Stored data

============================================================

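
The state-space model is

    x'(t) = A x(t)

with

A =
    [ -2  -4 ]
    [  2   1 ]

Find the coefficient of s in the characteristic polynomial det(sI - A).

For a 2×2 matrix, det(sI - A) = s^2 - (tr A)s + det A.
tr A = -1, det A = 6.
So p(s) = s^2 + s + 6.
The coefficient of s is 1.

1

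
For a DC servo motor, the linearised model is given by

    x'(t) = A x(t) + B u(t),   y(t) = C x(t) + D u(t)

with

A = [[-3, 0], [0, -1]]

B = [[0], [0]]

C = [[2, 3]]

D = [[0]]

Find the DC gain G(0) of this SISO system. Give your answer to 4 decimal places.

0.0000

G(0) = C(-A)^{-1}B + D = -C A^{-1} B + D.
det A = 3, so A^{-1} = (1/3)·adj(A) = [[-1/3, 0], [0, -1]]
A^{-1} B = [0, 0]^T
C A^{-1} B = 0
G(0) = D - C A^{-1} B = 0 - (0) = 0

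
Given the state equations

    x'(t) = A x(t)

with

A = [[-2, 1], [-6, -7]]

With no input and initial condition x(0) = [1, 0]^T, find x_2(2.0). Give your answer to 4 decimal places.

-0.0017

det(sI - A) = s^2 - (tr A)s + det A, with tr A = (-2) + (-7) = -9 and det A = (-2)·(-7) - 1·(-6) = 14 - (-6) = 20.
So p(s) = det(sI - A) = s^2 + 9s + 20.
Factor s^2 + 9s + 20: two numbers with sum -9 and product 20 are -4 and -5, so s^2 + 9s + 20 = (s + 4)(s + 5).
Hence p(s) = (s + 4) (s + 5), with roots -5, -4.
The eigenvalues -5, -4 are distinct and real, so A is diagonalisable and x(t) = e^{At} x(0) = V diag(e^{λ_i t}) V^{-1} x(0), where the columns of V are the eigenvectors.
λ = -5: A - (-5)I = [[3, 1], [-6, -2]]. Row 1 gives 3·v1 + 1·v2 = 0, so take v_1 = [1, -3]^T.
λ = -4: A - (-4)I = [[2, 1], [-6, -3]]. Row 1 gives 2·v1 + 1·v2 = 0, so take v_2 = [-1, 2]^T.
V = [v_1 v_2] = [[1, -1], [-3, 2]] has det V = -1, so V^{-1} = adj(V)/det V = [[-2, -1], [-3, -1]].
Modal coordinates z(0) = V^{-1} x(0): (-2)·1 + (-1)·0 = -2; (-3)·1 + (-1)·0 = -3; so z(0) = [-2, -3]^T.
x_2(t) = Σ_i (v_i)_2 · z_i(0) · e^{λ_i t} (row 2 of V times the modal terms).
x_2(2.0) = (-3)·(-2)·e^{-5·2.0} + 2·(-3)·e^{-4·2.0} = 6·0.000045 + (-6)·0.000335 = -0.0017.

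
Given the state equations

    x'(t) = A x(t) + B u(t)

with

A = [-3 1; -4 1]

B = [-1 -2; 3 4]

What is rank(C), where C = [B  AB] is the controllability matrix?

2

AB = [[6, 10], [7, 12]]
Controllability matrix C = [B  AB] = [[-1, -2, 6, 10], [3, 4, 7, 12]]
Take the 2×2 submatrix of C formed by columns 1, 2: [[-1, -2], [3, 4]]. Its determinant is (-1)·4 - (-2)·3 = -4 - (-6) = 2 ≠ 0.
So rank(C) ≥ 2; since C has 2 rows, rank(C) = 2.
rank(C) = 2 = n, so the pair (A, B) is completely controllable.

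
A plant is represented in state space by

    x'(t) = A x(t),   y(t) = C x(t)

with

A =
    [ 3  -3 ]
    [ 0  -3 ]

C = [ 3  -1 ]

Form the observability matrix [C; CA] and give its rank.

CA = [[9, -6]]
Observability matrix O = [C; CA] = [[3, -1], [9, -6]]
det(O) = 3·(-6) - (-1)·9 = -18 - (-9) = -9 ≠ 0, so rank(O) = 2.
rank(O) = 2 = n, so the pair (A, C) is completely observable.

2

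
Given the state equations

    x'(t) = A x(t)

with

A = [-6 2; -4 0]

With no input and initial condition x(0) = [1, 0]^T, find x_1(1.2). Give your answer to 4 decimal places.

det(sI - A) = s^2 - (tr A)s + det A, with tr A = (-6) + 0 = -6 and det A = (-6)·0 - 2·(-4) = 0 - (-8) = 8.
So p(s) = det(sI - A) = s^2 + 6s + 8.
Factor s^2 + 6s + 8: two numbers with sum -6 and product 8 are -2 and -4, so s^2 + 6s + 8 = (s + 2)(s + 4).
Hence p(s) = (s + 2) (s + 4), with roots -4, -2.
The eigenvalues -4, -2 are distinct and real, so A is diagonalisable and x(t) = e^{At} x(0) = V diag(e^{λ_i t}) V^{-1} x(0), where the columns of V are the eigenvectors.
λ = -4: A - (-4)I = [[-2, 2], [-4, 4]]. Row 1 gives (-2)·v1 + 2·v2 = 0, so take v_1 = [1, 1]^T.
λ = -2: A - (-2)I = [[-4, 2], [-4, 2]]. Row 1 gives (-4)·v1 + 2·v2 = 0, so take v_2 = [-1, -2]^T.
V = [v_1 v_2] = [[1, -1], [1, -2]] has det V = -1, so V^{-1} = adj(V)/det V = [[2, -1], [1, -1]].
Modal coordinates z(0) = V^{-1} x(0): 2·1 + (-1)·0 = 2; 1·1 + (-1)·0 = 1; so z(0) = [2, 1]^T.
x_1(t) = Σ_i (v_i)_1 · z_i(0) · e^{λ_i t} (row 1 of V times the modal terms).
x_1(1.2) = 1·2·e^{-4·1.2} + (-1)·1·e^{-2·1.2} = 2·0.008230 + (-1)·0.090718 = -0.0743.

-0.0743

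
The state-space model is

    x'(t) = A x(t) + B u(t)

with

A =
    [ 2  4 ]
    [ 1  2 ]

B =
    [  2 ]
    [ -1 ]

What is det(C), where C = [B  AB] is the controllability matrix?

0

AB = [[0], [0]]
Controllability matrix C = [B  AB] = [[2, 0], [-1, 0]]
det(C) = 2·0 - 0·(-1) = 0 - 0 = 0
Since det(C) = 0, rank(C) < 2 and the system is not completely controllable.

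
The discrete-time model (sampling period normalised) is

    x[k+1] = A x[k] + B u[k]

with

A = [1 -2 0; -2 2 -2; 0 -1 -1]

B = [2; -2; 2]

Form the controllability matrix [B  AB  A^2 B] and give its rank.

AB = [[6], [-12], [0]]
A^2B = [[30], [-36], [12]]
Controllability matrix C = [B  AB  A^2B] = [[2, 6, 30], [-2, -12, -36], [2, 0, 12]]
det(C) = 2·((-12)·12 - (-36)·0) - 6·((-2)·12 - (-36)·2) + 30·((-2)·0 - (-12)·2) = 2·(-144) - 6·48 + 30·24 = 144 ≠ 0, so rank(C) = 3.
rank(C) = 3 = n, so the pair (A, B) is completely controllable.

3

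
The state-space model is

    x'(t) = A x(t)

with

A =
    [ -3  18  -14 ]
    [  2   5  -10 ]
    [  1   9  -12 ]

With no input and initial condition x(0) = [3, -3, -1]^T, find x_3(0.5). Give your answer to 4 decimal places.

det(sI - A) = s^3 - (tr A)s^2 + (M11 + M22 + M33)s - det A, where Mii is the 2×2 principal minor of A obtained by deleting row i and column i.
tr A = (-3) + 5 + (-12) = -10; M11 = 5·(-12) - (-10)·9 = -60 - (-90) = 30; M22 = (-3)·(-12) - (-14)·1 = 36 - (-14) = 50; M33 = (-3)·5 - 18·2 = -15 - 36 = -51; sum of minors = 29.
det A = (-3)·(5·(-12) - (-10)·9) - 18·(2·(-12) - (-10)·1) + (-14)·(2·9 - 5·1) = (-3)·30 - 18·(-14) + (-14)·13 = -20.
So p(s) = det(sI - A) = s^3 + 10s^2 + 29s + 20.
Rational-root test: any integer root divides 20. Testing small divisors, s = -1 works: p(-1) = -1 + 10 + (-29) + 20 = 0, so (s + 1) is a factor.
Dividing, p(s) = (s + 1)(s^2 + 9s + 20).
Factor s^2 + 9s + 20: two numbers with sum -9 and product 20 are -4 and -5, so s^2 + 9s + 20 = (s + 4)(s + 5).
Hence p(s) = (s + 1) (s + 4) (s + 5), with roots -5, -4, -1.
The eigenvalues -5, -4, -1 are distinct and real, so A is diagonalisable and x(t) = e^{At} x(0) = V diag(e^{λ_i t}) V^{-1} x(0), where the columns of V are the eigenvectors.
λ = -5: A - (-5)I = [[2, 18, -14], [2, 10, -10], [1, 9, -7]]. v must be orthogonal to every row; (row 1) × (row 2) = [-40, -8, -16], so take v_1 = [5, 1, 2]^T.
λ = -4: A - (-4)I = [[1, 18, -14], [2, 9, -10], [1, 9, -8]]. v must be orthogonal to every row; (row 1) × (row 2) = [-54, -18, -27], so take v_2 = [6, 2, 3]^T.
λ = -1: A - (-1)I = [[-2, 18, -14], [2, 6, -10], [1, 9, -11]]. v must be orthogonal to every row; (row 1) × (row 2) = [-96, -48, -48], so take v_3 = [2, 1, 1]^T.
V = [v_1 v_2 v_3] = [[5, 6, 2], [1, 2, 1], [2, 3, 1]] has det V = -1, so V^{-1} = adj(V)/det V = [[1, 0, -2], [-1, -1, 3], [1, 3, -4]].
Modal coordinates z(0) = V^{-1} x(0): 1·3 + 0·(-3) + (-2)·(-1) = 5; (-1)·3 + (-1)·(-3) + 3·(-1) = -3; 1·3 + 3·(-3) + (-4)·(-1) = -2; so z(0) = [5, -3, -2]^T.
x_3(t) = Σ_i (v_i)_3 · z_i(0) · e^{λ_i t} (row 3 of V times the modal terms).
x_3(0.5) = 2·5·e^{-5·0.5} + 3·(-3)·e^{-4·0.5} + 1·(-2)·e^{-1·0.5} = 10·0.082085 + (-9)·0.135335 + (-2)·0.606531 = -1.6102.

-1.6102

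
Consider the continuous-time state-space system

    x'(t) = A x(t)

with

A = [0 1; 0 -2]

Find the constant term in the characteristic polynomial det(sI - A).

For a 2×2 matrix, det(sI - A) = s^2 - (tr A)s + det A.
tr A = -2, det A = 0.
So p(s) = s^2 + 2s.
The constant term is 0.

0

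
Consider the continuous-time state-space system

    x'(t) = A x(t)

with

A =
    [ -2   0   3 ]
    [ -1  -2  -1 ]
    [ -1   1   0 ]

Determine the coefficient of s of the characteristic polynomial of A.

8

Expand det(sI - A) for the 3×3 matrix.
p(s) = s^3 + 4s^2 + 8s + 11.
(Check: constant term = det(-A) = (-1)^3 det A = 11; coefficient of s^2 = -tr A = 4.)
The coefficient of s is 8.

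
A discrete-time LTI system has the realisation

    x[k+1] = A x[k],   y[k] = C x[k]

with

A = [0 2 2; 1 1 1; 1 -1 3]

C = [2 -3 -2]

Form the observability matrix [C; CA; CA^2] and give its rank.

CA = [[-5, 3, -5]]
CA^2 = [[-2, -2, -22]]
Observability matrix O = [C; CA; CA^2] = [[2, -3, -2], [-5, 3, -5], [-2, -2, -22]]
det(O) = 2·(3·(-22) - (-5)·(-2)) - (-3)·((-5)·(-22) - (-5)·(-2)) + (-2)·((-5)·(-2) - 3·(-2)) = 2·(-76) - (-3)·100 + (-2)·16 = 116 ≠ 0, so rank(O) = 3.
rank(O) = 3 = n, so the pair (A, C) is completely observable.

3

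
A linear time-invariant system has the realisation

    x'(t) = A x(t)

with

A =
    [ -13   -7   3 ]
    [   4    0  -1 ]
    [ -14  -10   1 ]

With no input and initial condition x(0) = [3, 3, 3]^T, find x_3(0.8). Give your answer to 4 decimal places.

-1.2397

det(sI - A) = s^3 - (tr A)s^2 + (M11 + M22 + M33)s - det A, where Mii is the 2×2 principal minor of A obtained by deleting row i and column i.
tr A = (-13) + 0 + 1 = -12; M11 = 0·1 - (-1)·(-10) = 0 - 10 = -10; M22 = (-13)·1 - 3·(-14) = -13 - (-42) = 29; M33 = (-13)·0 - (-7)·4 = 0 - (-28) = 28; sum of minors = 47.
det A = (-13)·(0·1 - (-1)·(-10)) - (-7)·(4·1 - (-1)·(-14)) + 3·(4·(-10) - 0·(-14)) = (-13)·(-10) - (-7)·(-10) + 3·(-40) = -60.
So p(s) = det(sI - A) = s^3 + 12s^2 + 47s + 60.
Rational-root test: any integer root divides 60. Testing small divisors, s = -3 works: p(-3) = -27 + 108 + (-141) + 60 = 0, so (s + 3) is a factor.
Dividing, p(s) = (s + 3)(s^2 + 9s + 20).
Factor s^2 + 9s + 20: two numbers with sum -9 and product 20 are -4 and -5, so s^2 + 9s + 20 = (s + 4)(s + 5).
Hence p(s) = (s + 3) (s + 4) (s + 5), with roots -5, -4, -3.
The eigenvalues -5, -4, -3 are distinct and real, so A is diagonalisable and x(t) = e^{At} x(0) = V diag(e^{λ_i t}) V^{-1} x(0), where the columns of V are the eigenvectors.
λ = -5: A - (-5)I = [[-8, -7, 3], [4, 5, -1], [-14, -10, 6]]. v must be orthogonal to every row; (row 1) × (row 2) = [-8, 4, -12], so take v_1 = [2, -1, 3]^T.
λ = -4: A - (-4)I = [[-9, -7, 3], [4, 4, -1], [-14, -10, 5]]. v must be orthogonal to every row; (row 1) × (row 2) = [-5, 3, -8], so take v_2 = [-5, 3, -8]^T.
λ = -3: A - (-3)I = [[-10, -7, 3], [4, 3, -1], [-14, -10, 4]]. v must be orthogonal to every row; (row 1) × (row 2) = [-2, 2, -2], so take v_3 = [-1, 1, -1]^T.
V = [v_1 v_2 v_3] = [[2, -5, -1], [-1, 3, 1], [3, -8, -1]] has det V = 1, so V^{-1} = adj(V)/det V = [[5, 3, -2], [2, 1, -1], [-1, 1, 1]].
Modal coordinates z(0) = V^{-1} x(0): 5·3 + 3·3 + (-2)·3 = 18; 2·3 + 1·3 + (-1)·3 = 6; (-1)·3 + 1·3 + 1·3 = 3; so z(0) = [18, 6, 3]^T.
x_3(t) = Σ_i (v_i)_3 · z_i(0) · e^{λ_i t} (row 3 of V times the modal terms).
x_3(0.8) = 3·18·e^{-5·0.8} + (-8)·6·e^{-4·0.8} + (-1)·3·e^{-3·0.8} = 54·0.018316 + (-48)·0.040762 + (-3)·0.090718 = -1.2397.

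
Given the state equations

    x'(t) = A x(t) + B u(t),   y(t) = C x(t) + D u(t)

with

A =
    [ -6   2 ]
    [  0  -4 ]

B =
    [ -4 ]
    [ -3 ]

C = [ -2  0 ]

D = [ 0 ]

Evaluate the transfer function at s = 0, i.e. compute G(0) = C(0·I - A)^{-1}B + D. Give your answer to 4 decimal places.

G(0) = C(-A)^{-1}B + D = -C A^{-1} B + D.
det A = 24, so A^{-1} = (1/24)·adj(A) = [[-1/6, -1/12], [0, -1/4]]
A^{-1} B = [11/12, 3/4]^T
C A^{-1} B = -11/6
G(0) = D - C A^{-1} B = 0 - (-11/6) = 11/6 ≈ 1.8333

1.8333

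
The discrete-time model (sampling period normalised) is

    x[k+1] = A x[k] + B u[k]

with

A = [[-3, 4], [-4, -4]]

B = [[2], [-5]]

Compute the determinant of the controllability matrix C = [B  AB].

-106

AB = [[-26], [12]]
Controllability matrix C = [B  AB] = [[2, -26], [-5, 12]]
det(C) = 2·12 - (-26)·(-5) = 24 - 130 = -106
Since det(C) ≠ 0, rank(C) = 2 and the system is completely controllable.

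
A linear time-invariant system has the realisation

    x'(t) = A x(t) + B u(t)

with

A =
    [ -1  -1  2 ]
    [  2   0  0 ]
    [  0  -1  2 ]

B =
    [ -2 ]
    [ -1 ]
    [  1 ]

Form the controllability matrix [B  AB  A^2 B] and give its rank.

AB = [[5], [-4], [3]]
A^2B = [[5], [10], [10]]
Controllability matrix C = [B  AB  A^2B] = [[-2, 5, 5], [-1, -4, 10], [1, 3, 10]]
det(C) = (-2)·((-4)·10 - 10·3) - 5·((-1)·10 - 10·1) + 5·((-1)·3 - (-4)·1) = (-2)·(-70) - 5·(-20) + 5·1 = 245 ≠ 0, so rank(C) = 3.
rank(C) = 3 = n, so the pair (A, B) is completely controllable.

3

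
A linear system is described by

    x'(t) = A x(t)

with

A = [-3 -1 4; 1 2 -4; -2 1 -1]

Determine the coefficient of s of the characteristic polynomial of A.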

============================================================

-- Directions for this task --
Print the line that contains "A = [-3 -1 4; 1 2 -4; -2 1 -1]", then every later line of the entries above up to and including the last, all exactly as written.

-- Task solution --
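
A = [-3 -1 4; 1 2 -4; -2 1 -1]

Determine the coefficient of s of the characteristic polynomial of A.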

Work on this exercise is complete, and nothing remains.